Your task:
Beginning at the line that contains "In a mid-sized economy, the marginal propensity to consume out", reproduce every line to the end of the material without changing any of them.
Start of Supplied data
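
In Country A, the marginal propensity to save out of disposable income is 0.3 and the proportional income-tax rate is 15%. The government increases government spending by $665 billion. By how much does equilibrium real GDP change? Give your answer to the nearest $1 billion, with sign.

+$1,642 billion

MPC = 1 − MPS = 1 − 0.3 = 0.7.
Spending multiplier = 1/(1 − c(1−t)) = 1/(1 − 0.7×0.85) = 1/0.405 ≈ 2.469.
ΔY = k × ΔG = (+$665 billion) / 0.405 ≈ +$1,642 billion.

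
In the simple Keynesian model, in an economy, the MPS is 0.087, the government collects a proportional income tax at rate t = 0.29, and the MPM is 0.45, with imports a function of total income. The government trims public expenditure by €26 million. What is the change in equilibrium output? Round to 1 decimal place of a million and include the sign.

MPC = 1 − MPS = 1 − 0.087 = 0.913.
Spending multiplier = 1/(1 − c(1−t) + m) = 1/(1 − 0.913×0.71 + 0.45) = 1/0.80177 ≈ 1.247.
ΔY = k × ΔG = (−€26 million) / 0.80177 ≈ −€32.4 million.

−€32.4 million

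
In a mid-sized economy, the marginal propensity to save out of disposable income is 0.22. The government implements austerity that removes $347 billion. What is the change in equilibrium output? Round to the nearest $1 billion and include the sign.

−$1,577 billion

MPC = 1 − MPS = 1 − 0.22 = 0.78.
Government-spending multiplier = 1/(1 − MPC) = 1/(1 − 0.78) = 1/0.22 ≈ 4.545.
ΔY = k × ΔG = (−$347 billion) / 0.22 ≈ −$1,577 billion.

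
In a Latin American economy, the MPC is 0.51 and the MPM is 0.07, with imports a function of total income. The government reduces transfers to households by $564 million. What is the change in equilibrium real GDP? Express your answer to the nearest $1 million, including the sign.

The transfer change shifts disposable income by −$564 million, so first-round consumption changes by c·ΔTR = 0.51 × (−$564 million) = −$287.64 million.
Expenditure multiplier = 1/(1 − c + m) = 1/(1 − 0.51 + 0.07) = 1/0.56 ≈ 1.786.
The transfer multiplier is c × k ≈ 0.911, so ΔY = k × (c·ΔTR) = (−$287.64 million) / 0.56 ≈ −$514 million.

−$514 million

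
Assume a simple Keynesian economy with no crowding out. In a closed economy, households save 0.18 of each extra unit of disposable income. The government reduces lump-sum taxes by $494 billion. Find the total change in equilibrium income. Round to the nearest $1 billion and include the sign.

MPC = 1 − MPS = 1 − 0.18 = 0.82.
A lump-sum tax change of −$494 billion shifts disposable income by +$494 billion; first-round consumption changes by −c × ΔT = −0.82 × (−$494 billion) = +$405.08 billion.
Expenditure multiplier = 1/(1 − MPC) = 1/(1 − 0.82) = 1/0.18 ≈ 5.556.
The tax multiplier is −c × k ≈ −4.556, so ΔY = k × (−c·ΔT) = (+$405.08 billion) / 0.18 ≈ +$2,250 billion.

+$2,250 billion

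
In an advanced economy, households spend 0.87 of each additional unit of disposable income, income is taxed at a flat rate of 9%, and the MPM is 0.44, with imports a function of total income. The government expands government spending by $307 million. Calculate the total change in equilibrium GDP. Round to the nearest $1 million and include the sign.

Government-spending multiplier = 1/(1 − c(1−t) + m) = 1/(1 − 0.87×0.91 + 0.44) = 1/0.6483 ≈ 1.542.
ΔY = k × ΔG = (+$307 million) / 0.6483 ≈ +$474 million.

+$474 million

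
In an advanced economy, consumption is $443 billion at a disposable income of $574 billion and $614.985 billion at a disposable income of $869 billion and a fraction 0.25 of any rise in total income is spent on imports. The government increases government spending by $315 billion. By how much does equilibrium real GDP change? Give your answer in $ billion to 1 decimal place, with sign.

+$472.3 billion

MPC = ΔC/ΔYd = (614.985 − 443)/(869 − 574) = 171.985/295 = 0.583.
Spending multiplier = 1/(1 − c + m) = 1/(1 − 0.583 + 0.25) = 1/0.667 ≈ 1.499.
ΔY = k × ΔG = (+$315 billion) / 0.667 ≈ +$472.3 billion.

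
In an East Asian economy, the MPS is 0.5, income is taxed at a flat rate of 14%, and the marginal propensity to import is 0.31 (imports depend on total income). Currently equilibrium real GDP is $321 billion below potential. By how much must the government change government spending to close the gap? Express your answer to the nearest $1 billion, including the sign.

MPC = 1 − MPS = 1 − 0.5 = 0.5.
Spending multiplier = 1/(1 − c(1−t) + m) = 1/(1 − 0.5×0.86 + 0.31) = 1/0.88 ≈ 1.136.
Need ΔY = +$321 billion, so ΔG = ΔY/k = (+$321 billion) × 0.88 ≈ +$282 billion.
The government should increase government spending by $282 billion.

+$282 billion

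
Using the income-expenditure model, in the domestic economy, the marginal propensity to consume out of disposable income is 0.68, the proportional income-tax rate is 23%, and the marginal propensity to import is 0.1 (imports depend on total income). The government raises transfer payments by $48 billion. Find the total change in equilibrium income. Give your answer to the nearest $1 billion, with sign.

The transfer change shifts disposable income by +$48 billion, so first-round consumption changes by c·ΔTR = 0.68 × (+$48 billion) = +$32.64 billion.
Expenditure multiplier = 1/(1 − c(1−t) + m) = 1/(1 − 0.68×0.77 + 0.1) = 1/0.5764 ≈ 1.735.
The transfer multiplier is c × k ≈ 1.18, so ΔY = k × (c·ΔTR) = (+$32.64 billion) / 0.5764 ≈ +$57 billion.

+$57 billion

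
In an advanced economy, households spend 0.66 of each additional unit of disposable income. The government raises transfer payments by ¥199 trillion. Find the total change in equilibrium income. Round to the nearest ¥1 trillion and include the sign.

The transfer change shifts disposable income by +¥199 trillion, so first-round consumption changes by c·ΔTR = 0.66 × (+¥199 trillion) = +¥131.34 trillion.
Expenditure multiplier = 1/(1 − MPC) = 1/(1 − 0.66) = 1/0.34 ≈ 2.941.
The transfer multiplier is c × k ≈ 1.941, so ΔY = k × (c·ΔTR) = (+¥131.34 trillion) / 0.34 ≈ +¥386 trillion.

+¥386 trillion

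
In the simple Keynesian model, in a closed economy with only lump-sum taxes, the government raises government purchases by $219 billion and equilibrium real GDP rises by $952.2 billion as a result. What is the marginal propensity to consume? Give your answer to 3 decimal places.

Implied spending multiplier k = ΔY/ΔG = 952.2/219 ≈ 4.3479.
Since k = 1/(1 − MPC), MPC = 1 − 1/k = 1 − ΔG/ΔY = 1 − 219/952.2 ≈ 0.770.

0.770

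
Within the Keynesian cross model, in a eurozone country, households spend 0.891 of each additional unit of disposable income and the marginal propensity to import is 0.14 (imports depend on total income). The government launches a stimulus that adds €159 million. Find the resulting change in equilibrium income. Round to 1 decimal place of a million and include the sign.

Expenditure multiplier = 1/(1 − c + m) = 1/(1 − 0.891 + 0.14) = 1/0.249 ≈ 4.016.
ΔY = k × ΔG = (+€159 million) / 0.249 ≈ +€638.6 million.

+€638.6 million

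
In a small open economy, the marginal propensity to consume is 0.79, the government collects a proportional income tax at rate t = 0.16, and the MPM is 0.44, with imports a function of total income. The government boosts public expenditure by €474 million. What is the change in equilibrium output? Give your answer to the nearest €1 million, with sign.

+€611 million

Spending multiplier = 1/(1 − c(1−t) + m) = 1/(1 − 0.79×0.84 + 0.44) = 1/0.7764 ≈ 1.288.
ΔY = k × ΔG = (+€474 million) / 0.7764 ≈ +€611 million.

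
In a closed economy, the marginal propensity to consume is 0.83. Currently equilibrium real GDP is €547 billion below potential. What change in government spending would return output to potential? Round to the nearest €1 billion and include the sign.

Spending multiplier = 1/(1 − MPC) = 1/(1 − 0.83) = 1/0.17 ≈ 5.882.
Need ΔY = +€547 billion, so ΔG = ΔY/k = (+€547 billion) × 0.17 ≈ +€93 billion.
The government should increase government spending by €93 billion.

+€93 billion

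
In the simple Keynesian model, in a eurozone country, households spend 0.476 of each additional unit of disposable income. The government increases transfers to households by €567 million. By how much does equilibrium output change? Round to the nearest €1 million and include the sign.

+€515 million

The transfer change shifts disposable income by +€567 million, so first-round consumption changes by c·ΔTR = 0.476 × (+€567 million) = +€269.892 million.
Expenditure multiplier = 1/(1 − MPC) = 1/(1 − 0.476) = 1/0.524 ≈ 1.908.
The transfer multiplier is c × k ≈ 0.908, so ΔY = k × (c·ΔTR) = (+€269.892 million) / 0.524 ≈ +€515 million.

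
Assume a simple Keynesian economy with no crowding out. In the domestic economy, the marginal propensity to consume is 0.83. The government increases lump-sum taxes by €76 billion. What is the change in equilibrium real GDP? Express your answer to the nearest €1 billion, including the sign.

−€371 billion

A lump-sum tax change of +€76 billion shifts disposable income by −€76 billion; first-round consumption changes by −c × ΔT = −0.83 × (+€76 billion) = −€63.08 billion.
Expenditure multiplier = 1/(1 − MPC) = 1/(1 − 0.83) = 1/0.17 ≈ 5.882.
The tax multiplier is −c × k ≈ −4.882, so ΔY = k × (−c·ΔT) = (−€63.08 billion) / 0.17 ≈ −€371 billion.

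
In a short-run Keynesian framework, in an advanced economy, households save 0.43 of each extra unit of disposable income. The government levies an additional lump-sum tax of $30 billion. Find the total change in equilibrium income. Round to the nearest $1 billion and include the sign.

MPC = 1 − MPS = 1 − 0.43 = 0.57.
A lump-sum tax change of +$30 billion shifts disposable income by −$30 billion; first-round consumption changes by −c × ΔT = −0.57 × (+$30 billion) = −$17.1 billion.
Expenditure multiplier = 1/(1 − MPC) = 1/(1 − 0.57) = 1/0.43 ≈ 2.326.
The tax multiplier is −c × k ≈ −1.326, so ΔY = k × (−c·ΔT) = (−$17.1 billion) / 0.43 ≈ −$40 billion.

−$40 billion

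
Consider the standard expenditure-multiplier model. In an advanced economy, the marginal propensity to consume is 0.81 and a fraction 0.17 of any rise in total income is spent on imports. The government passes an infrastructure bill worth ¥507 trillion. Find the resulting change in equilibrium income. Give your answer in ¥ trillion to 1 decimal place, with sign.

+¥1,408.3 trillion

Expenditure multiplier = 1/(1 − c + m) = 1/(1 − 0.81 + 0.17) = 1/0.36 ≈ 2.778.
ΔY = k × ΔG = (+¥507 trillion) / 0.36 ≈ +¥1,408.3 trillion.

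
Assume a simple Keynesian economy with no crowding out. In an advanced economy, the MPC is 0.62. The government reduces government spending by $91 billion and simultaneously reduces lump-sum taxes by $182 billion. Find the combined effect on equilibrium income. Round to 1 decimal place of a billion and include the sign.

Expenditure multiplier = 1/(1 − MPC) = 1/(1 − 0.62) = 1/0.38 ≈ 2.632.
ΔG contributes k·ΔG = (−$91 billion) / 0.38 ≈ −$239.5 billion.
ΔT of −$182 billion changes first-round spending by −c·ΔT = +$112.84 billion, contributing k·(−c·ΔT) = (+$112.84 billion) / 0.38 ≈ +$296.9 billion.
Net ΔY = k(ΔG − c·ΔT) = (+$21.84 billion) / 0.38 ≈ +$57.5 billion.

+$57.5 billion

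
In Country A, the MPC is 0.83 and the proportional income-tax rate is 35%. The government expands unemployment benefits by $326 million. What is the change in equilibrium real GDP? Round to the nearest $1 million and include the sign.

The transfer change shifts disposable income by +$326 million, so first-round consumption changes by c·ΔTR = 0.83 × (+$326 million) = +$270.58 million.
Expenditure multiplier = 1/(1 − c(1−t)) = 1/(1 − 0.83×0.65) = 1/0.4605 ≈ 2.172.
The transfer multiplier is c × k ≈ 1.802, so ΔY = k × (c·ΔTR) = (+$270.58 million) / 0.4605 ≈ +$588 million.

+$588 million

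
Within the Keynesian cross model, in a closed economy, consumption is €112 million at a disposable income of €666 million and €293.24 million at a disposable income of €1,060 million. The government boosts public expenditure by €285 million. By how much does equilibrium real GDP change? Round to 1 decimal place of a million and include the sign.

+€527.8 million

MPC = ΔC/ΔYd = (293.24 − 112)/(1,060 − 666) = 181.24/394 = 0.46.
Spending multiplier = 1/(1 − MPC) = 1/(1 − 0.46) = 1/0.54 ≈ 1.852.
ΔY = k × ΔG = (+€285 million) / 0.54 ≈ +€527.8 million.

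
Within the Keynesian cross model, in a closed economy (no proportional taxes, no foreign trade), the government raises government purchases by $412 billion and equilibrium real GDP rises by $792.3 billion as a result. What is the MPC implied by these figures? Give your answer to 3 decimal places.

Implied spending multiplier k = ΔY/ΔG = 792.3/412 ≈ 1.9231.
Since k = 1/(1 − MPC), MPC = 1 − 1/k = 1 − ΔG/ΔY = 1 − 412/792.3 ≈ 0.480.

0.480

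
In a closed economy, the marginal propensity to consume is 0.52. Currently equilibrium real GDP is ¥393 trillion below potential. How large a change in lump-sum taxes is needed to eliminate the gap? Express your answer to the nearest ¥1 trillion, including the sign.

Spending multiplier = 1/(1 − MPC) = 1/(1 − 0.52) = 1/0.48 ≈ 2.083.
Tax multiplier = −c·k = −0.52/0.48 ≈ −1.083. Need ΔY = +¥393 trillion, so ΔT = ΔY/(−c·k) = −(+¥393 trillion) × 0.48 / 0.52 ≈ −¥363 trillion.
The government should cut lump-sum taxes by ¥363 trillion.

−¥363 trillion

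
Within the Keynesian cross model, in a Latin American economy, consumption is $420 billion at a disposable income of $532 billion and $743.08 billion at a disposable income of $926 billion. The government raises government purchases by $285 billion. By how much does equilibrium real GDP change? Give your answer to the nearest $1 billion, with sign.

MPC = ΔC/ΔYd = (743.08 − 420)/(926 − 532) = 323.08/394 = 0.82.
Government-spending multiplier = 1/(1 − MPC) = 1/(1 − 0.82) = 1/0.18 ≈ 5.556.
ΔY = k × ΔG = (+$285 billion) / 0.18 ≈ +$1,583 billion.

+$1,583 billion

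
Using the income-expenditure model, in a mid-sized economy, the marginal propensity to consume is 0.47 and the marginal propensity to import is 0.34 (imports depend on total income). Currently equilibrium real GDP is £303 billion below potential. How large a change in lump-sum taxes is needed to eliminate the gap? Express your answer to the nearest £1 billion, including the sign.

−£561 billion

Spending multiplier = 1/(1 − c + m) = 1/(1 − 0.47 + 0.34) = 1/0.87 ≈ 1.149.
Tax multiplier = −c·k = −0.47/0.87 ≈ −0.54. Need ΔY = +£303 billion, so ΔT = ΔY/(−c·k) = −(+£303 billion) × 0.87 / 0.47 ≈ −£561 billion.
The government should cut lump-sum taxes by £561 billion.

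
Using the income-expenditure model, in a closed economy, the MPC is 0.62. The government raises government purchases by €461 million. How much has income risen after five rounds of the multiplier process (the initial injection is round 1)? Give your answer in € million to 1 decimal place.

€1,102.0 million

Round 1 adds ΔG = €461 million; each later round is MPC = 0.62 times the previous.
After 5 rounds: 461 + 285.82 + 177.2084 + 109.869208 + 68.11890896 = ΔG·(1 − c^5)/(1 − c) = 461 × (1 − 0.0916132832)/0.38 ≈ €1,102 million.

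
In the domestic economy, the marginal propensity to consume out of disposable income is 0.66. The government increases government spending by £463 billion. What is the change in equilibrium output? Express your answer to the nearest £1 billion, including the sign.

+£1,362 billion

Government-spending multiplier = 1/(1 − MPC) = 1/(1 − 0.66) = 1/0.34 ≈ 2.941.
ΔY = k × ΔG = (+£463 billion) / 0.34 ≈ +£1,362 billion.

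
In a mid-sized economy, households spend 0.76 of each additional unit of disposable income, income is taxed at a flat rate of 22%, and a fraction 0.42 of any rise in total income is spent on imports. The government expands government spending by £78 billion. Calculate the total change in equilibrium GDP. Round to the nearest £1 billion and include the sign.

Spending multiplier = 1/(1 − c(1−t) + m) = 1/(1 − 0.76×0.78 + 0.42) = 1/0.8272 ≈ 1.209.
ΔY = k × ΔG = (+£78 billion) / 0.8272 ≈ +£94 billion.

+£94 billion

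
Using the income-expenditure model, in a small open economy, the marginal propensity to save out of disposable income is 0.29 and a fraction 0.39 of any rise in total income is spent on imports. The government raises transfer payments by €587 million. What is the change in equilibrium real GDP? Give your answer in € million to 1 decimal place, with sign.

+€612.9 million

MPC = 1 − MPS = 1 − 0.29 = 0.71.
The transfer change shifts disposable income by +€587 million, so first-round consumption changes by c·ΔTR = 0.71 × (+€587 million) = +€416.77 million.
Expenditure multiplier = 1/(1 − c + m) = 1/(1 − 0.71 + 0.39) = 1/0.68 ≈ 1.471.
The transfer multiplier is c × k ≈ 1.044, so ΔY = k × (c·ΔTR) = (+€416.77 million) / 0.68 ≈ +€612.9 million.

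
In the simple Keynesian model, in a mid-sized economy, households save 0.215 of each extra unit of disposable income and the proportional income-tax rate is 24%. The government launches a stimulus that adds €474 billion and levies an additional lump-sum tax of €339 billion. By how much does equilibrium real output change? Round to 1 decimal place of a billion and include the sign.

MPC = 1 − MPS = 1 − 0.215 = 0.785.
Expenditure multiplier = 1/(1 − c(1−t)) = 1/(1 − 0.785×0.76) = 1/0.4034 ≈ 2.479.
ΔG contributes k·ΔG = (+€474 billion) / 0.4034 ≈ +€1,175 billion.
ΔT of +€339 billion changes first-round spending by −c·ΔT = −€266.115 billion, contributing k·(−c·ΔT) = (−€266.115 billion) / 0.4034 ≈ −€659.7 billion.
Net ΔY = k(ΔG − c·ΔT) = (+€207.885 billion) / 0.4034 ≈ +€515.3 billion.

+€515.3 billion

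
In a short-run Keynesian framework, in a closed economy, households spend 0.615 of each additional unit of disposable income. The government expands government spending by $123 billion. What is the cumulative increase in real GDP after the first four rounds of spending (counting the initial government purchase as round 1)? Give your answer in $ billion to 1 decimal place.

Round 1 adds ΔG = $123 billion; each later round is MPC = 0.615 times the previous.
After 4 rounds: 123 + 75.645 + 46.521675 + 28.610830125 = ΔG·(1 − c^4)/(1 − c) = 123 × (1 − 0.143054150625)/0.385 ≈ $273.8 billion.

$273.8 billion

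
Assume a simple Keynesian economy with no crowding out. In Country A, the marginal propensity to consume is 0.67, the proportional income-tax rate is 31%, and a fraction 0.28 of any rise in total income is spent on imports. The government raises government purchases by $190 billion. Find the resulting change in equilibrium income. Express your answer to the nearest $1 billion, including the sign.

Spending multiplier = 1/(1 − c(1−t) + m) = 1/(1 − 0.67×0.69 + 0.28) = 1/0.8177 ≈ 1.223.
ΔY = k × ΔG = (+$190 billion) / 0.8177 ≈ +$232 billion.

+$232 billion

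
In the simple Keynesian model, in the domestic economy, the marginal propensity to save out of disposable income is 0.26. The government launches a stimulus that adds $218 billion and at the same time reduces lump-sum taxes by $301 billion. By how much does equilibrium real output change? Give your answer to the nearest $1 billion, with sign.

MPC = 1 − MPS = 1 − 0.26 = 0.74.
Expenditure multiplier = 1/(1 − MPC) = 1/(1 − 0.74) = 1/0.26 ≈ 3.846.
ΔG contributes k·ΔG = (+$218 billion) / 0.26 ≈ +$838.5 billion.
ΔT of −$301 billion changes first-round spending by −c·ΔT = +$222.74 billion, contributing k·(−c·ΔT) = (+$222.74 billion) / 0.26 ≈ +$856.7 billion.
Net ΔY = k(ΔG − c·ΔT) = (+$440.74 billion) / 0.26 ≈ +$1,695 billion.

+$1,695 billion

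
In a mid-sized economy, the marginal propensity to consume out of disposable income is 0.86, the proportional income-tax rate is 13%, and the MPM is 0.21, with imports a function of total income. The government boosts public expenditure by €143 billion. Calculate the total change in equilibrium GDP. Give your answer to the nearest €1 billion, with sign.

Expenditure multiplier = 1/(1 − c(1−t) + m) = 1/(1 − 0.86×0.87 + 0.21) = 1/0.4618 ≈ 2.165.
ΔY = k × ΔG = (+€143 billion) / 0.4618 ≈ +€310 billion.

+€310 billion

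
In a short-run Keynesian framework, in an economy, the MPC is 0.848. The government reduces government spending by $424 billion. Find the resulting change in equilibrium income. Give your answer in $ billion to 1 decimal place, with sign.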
End of Supplied data
Answer space:
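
In a mid-sized economy, the marginal propensity to consume out of disposable income is 0.86, the proportional income-tax rate is 13%, and the MPM is 0.21, with imports a function of total income. The government boosts public expenditure by €143 billion. Calculate the total change in equilibrium GDP. Give your answer to the nearest €1 billion, with sign.

Expenditure multiplier = 1/(1 − c(1−t) + m) = 1/(1 − 0.86×0.87 + 0.21) = 1/0.4618 ≈ 2.165.
ΔY = k × ΔG = (+€143 billion) / 0.4618 ≈ +€310 billion.

+€310 billion

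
In a short-run Keynesian framework, in an economy, the MPC is 0.848. The government reduces government spending by $424 billion. Find the resulting change in equilibrium income. Give your answer in $ billion to 1 decimal place, with sign.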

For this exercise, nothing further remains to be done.